→ Stored data:

⟨

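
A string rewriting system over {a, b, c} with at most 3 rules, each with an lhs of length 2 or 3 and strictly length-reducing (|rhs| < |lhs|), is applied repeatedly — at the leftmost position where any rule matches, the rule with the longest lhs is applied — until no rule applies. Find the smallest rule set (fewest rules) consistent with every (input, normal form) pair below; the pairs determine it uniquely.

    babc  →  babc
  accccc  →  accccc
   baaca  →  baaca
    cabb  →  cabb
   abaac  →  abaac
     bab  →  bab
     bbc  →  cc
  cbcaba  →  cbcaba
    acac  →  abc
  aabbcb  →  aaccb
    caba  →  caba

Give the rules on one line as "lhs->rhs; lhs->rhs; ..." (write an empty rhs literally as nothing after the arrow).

  | babc
  | accccc
  | baaca
  | cabb

bbc->cc; cac->bc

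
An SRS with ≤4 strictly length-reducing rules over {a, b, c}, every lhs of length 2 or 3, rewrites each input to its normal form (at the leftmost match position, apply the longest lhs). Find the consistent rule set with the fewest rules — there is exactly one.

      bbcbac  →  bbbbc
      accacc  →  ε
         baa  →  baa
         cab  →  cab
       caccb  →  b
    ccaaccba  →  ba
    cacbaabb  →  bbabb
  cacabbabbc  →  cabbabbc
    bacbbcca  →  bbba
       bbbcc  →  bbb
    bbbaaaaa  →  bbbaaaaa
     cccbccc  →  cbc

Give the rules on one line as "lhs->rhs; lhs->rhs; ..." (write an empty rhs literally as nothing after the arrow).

  | bbcbac => bbbbc
  | accacc => cacc => cc => ε
  | baa
  | cab

ac->; cba->bb; cc->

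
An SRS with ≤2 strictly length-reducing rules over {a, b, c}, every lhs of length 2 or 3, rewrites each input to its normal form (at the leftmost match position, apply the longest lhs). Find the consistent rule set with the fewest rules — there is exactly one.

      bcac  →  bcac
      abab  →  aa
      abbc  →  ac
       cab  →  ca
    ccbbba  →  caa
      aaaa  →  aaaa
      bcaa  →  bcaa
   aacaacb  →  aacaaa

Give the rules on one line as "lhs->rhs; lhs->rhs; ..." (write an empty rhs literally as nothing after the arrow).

ab->a; cb->a

  | bcac
  | abab => aab => aa
  | abbc => abc => ac
  | cab => ca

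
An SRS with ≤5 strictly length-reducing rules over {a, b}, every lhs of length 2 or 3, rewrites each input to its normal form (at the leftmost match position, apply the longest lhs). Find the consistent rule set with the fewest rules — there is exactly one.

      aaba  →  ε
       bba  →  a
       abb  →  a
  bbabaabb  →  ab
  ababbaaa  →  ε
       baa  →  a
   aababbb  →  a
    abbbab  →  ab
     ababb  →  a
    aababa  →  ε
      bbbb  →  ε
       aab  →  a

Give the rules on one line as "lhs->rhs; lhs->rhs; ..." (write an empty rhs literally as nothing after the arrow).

aa->; aab->a; ba->; bb->

  | aaba => aa => ε
  | bba => a
  | abb => a
  | bbabaabb => abaabb => aabb => ab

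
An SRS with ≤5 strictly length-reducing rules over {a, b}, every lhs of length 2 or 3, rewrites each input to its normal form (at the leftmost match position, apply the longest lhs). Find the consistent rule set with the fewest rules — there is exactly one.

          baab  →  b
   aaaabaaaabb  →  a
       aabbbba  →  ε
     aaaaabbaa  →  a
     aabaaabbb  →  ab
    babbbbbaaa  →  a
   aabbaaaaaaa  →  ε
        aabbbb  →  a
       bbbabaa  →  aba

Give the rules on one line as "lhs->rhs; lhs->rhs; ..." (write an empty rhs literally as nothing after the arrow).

  | baab => b
  | aaaabaaaabb => abaaaabb => aaabb => bb => a
  | aabbbba => abbbba => aabba => abba => aaa => ε
  | aaaaabbaa => aabbaa => abbaa => aaaa => a

aa->a; aaa->; baa->; bb->a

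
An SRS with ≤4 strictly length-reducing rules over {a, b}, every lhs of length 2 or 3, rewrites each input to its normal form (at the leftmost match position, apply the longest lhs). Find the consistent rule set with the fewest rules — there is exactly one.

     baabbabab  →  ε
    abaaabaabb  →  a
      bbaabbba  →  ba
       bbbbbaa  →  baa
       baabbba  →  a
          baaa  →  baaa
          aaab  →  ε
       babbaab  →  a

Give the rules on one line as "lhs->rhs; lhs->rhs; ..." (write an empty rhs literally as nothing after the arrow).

aab->b; ab->; abb->; bb->a

  | baabbabab => bbbabab => ababab => abab => ab => ε
  | abaaabaabb => aaabaabb => abaabb => aabb => bb => a
  | bbaabbba => aaabbba => abbba => ba
  | bbbbbaa => abbbaa => baa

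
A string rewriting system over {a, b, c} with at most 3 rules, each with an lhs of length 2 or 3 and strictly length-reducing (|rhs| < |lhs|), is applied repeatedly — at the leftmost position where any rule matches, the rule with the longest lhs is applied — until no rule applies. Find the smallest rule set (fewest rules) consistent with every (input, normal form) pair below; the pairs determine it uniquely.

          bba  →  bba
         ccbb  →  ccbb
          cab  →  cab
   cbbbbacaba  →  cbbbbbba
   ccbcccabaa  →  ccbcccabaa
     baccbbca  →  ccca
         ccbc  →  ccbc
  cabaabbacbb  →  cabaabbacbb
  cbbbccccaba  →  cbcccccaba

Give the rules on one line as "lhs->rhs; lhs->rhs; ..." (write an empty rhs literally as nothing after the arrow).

  | bba
  | ccbb
  | cab
  | cbbbbacaba => cbbbbbba

aca->b; acc->b; bbc->cc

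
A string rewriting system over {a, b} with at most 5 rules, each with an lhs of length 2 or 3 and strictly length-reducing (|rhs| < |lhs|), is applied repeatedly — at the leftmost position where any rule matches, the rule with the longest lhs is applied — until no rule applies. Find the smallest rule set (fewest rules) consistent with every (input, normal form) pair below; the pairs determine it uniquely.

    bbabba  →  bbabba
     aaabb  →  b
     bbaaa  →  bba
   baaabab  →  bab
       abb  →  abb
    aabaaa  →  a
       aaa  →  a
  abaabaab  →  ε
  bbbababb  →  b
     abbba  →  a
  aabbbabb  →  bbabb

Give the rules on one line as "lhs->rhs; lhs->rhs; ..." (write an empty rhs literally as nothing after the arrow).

  | bbabba
  | aaabb => aabb => b
  | bbaaa => bbaa => bba
  | baaabab => baabab => bab

aa->a; aab->; aba->aa; bbb->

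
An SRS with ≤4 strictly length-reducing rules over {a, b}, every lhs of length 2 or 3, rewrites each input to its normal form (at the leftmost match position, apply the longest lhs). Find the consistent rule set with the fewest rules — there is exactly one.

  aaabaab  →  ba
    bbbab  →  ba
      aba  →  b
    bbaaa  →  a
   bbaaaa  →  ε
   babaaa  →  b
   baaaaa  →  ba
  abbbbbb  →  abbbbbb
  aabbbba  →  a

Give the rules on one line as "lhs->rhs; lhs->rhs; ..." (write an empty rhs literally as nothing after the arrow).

  | aaabaab => abaab => bab => ba
  | bbbab => bab => ba
  | aba => b
  | bbaaa => aaa => a

aa->; aba->b; bab->ba; bba->a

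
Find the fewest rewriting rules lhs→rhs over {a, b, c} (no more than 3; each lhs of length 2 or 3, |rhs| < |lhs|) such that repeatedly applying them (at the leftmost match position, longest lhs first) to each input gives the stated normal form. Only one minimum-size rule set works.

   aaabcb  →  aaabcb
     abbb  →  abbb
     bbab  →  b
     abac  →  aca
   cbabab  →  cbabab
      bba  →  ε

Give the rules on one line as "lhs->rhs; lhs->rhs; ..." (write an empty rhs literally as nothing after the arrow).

  | aaabcb
  | abbb
  | bbab => b
  | abac => aca

bac->ca; bba->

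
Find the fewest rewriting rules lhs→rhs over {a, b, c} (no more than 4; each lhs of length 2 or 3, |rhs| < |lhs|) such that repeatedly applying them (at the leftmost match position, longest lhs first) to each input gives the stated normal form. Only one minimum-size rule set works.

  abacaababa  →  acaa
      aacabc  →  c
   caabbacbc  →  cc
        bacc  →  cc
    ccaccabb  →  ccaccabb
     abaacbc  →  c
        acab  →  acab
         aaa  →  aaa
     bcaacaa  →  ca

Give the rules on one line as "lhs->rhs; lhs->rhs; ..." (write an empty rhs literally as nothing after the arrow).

  | abacaababa => acaababa => acaaba => acaa
  | aacabc => babc => bc => c
  | caabbacbc => caabcbc => caacbc => cbbc => cbc => cc
  | bacc => cc

aac->b; ba->; bc->c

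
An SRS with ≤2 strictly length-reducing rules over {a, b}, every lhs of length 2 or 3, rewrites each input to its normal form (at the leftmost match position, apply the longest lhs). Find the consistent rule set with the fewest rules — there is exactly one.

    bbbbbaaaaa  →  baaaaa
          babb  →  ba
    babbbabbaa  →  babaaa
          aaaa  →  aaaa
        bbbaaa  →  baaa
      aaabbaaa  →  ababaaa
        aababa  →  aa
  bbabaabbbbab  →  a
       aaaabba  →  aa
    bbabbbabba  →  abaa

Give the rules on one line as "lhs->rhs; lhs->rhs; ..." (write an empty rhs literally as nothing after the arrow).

  | bbbbbaaaaa => bbbaaaaa => baaaaa
  | babb => ba
  | babbbabbaa => bababbaa => babaaa
  | aaaa

aab->ba; bb->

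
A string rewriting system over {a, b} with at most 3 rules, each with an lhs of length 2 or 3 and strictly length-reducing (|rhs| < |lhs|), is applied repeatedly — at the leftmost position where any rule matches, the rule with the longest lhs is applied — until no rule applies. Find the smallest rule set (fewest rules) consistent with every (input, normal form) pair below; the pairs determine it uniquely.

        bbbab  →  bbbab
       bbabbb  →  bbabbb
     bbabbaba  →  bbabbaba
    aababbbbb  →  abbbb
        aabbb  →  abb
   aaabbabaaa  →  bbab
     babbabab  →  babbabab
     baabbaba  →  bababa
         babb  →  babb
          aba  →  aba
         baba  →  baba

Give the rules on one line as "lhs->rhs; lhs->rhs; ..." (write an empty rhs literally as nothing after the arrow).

aaa->; aab->a

  | bbbab
  | bbabbb
  | bbabbaba
  | aababbbbb => aabbbbb => abbbb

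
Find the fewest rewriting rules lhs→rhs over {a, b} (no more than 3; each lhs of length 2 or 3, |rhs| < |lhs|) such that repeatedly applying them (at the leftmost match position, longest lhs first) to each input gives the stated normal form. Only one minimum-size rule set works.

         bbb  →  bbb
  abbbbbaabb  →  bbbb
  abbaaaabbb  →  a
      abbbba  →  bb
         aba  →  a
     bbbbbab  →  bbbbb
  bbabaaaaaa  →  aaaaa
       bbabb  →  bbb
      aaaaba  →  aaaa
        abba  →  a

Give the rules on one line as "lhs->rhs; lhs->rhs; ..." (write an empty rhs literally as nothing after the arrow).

ab->; ba->a; bba->b

  | bbb
  | abbbbbaabb => bbbbaabb => bbbabb => bbbb
  | abbaaaabbb => baaaabbb => aaaabbb => aaabb => aab => a
  | abbbba => bbba => bb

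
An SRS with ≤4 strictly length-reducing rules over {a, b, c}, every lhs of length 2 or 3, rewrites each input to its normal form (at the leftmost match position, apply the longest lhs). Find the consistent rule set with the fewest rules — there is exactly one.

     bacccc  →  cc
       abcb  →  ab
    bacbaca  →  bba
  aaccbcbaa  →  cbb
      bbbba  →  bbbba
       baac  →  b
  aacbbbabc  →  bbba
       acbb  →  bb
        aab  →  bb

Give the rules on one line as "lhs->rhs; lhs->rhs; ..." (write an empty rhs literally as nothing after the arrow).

aa->b; ac->; bc->

  | bacccc => bccc => cc
  | abcb => ab
  | bacbaca => bbaca => bba
  | aaccbcbaa => bccbcbaa => cbcbaa => cbaa => cbb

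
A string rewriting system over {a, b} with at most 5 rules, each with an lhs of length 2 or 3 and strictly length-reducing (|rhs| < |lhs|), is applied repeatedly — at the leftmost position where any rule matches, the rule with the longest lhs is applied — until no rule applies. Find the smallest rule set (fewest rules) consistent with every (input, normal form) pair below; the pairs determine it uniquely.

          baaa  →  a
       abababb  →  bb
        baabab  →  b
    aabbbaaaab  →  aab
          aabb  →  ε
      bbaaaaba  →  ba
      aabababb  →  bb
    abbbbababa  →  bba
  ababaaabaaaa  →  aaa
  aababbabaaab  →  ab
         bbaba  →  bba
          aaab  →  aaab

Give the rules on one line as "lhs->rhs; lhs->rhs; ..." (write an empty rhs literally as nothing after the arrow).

aba->; abb->ba; baa->; bab->b

  | baaa => a
  | abababb => babb => bb
  | baabab => bab => b
  | aabbbaaaab => ababaaaab => baaaab => aab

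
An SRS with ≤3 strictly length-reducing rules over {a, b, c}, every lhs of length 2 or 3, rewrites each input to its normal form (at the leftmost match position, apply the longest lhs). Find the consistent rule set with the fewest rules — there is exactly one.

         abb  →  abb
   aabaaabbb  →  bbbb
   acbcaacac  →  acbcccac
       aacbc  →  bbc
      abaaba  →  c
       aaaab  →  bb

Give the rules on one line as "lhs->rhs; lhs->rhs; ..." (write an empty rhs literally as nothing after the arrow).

aa->c; ba->; ccb->bb

  | abb
  | aabaaabbb => cbaaabbb => caabbb => ccbbb => bbbb
  | acbcaacac => acbcccac
  | aacbc => ccbc => bbc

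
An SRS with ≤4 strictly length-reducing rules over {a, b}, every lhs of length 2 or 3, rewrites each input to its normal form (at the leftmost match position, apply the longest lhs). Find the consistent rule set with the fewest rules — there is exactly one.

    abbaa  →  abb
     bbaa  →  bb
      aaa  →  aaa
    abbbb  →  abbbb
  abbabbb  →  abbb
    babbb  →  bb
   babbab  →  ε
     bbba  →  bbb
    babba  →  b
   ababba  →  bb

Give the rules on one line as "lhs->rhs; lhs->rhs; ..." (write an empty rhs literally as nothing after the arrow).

aba->; ba->b; bab->

  | abbaa => abba => abb
  | bbaa => bba => bb
  | aaa
  | abbbb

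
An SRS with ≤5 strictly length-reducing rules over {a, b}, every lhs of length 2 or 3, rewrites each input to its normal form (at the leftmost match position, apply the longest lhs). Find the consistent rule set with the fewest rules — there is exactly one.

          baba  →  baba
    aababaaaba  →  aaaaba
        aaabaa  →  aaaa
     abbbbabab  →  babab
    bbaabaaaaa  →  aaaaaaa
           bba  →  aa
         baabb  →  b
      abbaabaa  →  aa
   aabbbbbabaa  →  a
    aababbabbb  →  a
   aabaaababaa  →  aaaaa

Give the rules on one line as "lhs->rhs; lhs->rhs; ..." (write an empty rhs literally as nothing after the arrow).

abb->b; baa->a; bb->a; bbb->b

  | baba
  | aababaaaba => aabaaaba => aaaaba
  | aaabaa => aaaa
  | abbbbabab => bbbabab => babab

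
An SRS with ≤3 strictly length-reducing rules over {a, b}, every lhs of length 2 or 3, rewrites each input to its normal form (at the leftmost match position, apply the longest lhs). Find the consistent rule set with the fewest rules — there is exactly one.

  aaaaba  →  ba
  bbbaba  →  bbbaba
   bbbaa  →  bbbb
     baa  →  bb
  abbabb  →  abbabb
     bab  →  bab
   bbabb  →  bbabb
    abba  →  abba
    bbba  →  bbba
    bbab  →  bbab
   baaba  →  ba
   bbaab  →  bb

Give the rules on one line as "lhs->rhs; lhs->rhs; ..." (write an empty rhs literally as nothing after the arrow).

aa->b; aab->

  | aaaaba => baaba => ba
  | bbbaba
  | bbbaa => bbbb
  | baa => bb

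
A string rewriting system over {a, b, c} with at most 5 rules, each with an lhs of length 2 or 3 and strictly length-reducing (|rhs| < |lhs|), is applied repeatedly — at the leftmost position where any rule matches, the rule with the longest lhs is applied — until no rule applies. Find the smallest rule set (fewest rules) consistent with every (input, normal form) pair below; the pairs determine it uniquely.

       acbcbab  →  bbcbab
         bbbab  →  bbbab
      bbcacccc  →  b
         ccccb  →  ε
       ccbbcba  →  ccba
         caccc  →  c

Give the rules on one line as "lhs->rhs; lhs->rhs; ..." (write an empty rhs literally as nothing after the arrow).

ac->b; bcc->; cbb->; ccc->ca

  | acbcbab => bbcbab
  | bbbab
  | bbcacccc => bbcbccc => bbcc => b
  | ccccb => cacb => cbb => ε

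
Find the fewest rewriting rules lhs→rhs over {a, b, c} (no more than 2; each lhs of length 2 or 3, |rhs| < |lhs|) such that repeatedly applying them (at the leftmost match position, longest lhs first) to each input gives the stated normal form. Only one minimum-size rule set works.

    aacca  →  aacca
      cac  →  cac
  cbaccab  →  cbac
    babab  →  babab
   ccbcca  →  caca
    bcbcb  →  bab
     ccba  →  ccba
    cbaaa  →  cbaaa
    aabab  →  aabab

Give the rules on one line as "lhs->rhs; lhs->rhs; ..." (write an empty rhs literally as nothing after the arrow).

cab->; cbc->a

  | aacca
  | cac
  | cbaccab => cbac
  | babab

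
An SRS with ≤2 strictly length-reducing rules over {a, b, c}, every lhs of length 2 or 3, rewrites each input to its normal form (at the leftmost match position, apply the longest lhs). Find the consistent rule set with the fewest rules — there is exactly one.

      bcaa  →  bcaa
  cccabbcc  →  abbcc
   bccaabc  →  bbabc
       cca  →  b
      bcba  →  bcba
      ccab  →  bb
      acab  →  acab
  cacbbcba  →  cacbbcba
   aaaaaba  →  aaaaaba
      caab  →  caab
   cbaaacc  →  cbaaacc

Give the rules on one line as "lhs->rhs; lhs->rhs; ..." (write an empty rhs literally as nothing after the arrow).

cca->b; ccc->

  | bcaa
  | cccabbcc => abbcc
  | bccaabc => bbabc
  | cca => b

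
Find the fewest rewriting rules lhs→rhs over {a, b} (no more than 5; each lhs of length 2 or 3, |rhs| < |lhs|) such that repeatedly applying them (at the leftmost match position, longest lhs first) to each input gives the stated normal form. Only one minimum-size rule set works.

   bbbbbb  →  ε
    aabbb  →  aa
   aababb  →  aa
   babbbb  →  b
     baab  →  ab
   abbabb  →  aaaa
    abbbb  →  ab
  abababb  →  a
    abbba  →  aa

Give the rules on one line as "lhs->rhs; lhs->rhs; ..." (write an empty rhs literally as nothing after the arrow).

aba->; ba->; bb->a; bbb->

  | bbbbbb => bbb => ε
  | aabbb => aa
  | aababb => abb => aa
  | babbbb => bbbb => b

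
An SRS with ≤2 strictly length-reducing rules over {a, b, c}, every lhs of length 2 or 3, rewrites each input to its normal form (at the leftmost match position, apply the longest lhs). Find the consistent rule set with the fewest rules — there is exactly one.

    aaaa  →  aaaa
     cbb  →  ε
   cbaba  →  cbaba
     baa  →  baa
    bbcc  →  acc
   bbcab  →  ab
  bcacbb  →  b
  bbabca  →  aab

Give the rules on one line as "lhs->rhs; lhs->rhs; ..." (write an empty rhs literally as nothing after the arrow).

  | aaaa
  | cbb => ca => ε
  | cbaba
  | baa

bb->a; ca->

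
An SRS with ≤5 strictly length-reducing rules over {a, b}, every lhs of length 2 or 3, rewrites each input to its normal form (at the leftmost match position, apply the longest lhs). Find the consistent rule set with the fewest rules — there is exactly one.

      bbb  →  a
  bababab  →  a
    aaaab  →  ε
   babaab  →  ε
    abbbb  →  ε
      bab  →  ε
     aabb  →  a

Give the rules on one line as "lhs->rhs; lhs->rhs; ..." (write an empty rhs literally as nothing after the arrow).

  | bbb => a
  | bababab => bbabab => abab => abb => a
  | aaaab => baab => bab => bb => ε
  | babaab => bbaab => aab => bb => ε

aa->b; ba->b; bb->; bbb->a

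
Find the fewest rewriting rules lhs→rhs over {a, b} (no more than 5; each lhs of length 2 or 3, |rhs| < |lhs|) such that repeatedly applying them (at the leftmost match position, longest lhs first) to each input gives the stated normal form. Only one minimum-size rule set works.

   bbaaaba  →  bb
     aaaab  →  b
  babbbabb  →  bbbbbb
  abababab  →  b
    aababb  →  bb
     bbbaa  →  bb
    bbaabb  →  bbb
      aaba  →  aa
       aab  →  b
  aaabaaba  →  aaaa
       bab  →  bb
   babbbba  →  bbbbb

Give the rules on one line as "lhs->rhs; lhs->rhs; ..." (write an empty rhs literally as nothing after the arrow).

  | bbaaaba => baba => bba => bb
  | aaaab => aaab => aab => ab => b
  | babbbabb => bbbbabb => bbbbbb
  | abababab => ababab => abab => ab => b

ab->b; aba->a; ba->b; baa->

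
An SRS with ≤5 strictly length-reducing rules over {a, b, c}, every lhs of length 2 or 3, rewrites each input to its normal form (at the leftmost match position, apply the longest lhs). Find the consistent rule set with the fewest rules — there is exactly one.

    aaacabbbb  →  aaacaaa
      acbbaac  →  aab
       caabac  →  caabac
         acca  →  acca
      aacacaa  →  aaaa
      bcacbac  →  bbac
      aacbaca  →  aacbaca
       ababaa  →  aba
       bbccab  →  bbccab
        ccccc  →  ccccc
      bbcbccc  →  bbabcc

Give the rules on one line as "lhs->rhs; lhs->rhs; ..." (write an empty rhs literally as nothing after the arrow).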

⟩

→ Activity: A single number is required: the count of lines in the entries that include the word "than".

→ Exercise result: 6